DESCRIPTION OF THE TASK: Copy out the entries below exactly as they stand, but only from the line containing "Let f = -1*95993. What is 1/(f + 22075)?" through the line containing "Let $O = \left(-34".

[Saved data entries]
---

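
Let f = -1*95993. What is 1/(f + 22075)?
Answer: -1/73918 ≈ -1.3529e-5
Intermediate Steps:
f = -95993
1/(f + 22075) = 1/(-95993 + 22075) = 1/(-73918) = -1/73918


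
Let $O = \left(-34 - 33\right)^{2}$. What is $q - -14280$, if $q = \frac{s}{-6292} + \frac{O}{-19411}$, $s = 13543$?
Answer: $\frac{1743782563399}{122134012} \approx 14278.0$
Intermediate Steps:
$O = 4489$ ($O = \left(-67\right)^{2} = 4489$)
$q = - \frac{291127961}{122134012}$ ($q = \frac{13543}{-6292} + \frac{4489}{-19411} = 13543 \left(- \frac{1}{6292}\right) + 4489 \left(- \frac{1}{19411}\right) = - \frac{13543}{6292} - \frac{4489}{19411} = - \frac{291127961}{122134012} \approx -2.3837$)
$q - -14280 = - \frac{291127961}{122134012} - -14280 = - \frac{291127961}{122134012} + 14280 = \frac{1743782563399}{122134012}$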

---

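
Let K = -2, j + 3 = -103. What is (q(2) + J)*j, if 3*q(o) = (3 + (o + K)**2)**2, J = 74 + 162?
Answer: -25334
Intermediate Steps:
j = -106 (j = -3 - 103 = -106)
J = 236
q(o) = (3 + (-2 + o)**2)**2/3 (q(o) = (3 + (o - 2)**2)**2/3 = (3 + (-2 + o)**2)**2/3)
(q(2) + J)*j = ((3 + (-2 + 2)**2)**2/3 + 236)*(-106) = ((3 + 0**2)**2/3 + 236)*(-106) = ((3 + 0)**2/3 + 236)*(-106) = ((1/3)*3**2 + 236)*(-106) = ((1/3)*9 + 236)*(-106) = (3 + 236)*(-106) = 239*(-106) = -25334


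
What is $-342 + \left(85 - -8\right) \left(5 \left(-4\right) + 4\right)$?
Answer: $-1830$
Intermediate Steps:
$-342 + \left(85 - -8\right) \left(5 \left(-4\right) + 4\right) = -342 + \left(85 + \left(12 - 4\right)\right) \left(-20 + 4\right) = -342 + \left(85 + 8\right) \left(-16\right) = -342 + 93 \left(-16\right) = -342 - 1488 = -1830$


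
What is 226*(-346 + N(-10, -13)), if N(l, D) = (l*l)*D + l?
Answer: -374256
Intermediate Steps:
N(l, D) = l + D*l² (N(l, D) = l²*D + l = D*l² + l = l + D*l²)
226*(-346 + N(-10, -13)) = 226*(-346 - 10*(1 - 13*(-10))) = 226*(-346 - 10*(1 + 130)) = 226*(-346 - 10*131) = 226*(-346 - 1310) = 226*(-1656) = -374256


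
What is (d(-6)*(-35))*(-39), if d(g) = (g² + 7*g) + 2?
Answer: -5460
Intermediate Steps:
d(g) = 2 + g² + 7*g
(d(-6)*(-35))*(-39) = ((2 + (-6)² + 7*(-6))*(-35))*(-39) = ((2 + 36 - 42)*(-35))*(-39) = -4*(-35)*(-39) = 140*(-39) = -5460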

---

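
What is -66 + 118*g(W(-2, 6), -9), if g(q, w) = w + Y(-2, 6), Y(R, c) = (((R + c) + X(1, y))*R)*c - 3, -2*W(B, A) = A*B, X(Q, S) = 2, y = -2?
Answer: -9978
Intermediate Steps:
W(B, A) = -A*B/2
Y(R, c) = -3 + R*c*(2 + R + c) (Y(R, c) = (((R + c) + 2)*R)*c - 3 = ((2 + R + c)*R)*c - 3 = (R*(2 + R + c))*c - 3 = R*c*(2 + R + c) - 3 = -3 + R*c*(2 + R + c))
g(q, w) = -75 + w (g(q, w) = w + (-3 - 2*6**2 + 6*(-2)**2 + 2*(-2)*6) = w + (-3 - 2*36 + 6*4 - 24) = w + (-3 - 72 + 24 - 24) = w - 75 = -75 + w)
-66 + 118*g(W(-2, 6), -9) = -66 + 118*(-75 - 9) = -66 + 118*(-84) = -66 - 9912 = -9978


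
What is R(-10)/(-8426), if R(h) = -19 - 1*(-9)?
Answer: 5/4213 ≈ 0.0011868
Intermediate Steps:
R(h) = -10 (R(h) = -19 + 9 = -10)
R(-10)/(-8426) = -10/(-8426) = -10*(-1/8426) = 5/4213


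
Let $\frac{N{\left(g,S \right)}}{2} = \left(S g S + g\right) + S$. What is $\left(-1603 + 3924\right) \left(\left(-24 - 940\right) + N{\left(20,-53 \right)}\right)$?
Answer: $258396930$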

---

SOLVED PROBLEM:
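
Let f = -1*95993. What is 1/(f + 22075)?
Answer: -1/73918 ≈ -1.3529e-5
Intermediate Steps:
f = -95993
1/(f + 22075) = 1/(-95993 + 22075) = 1/(-73918) = -1/73918


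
Let $O = \left(-34 - 33\right)^{2}$. What is $q - -14280$, if $q = \frac{s}{-6292} + \frac{O}{-19411}$, $s = 13543$?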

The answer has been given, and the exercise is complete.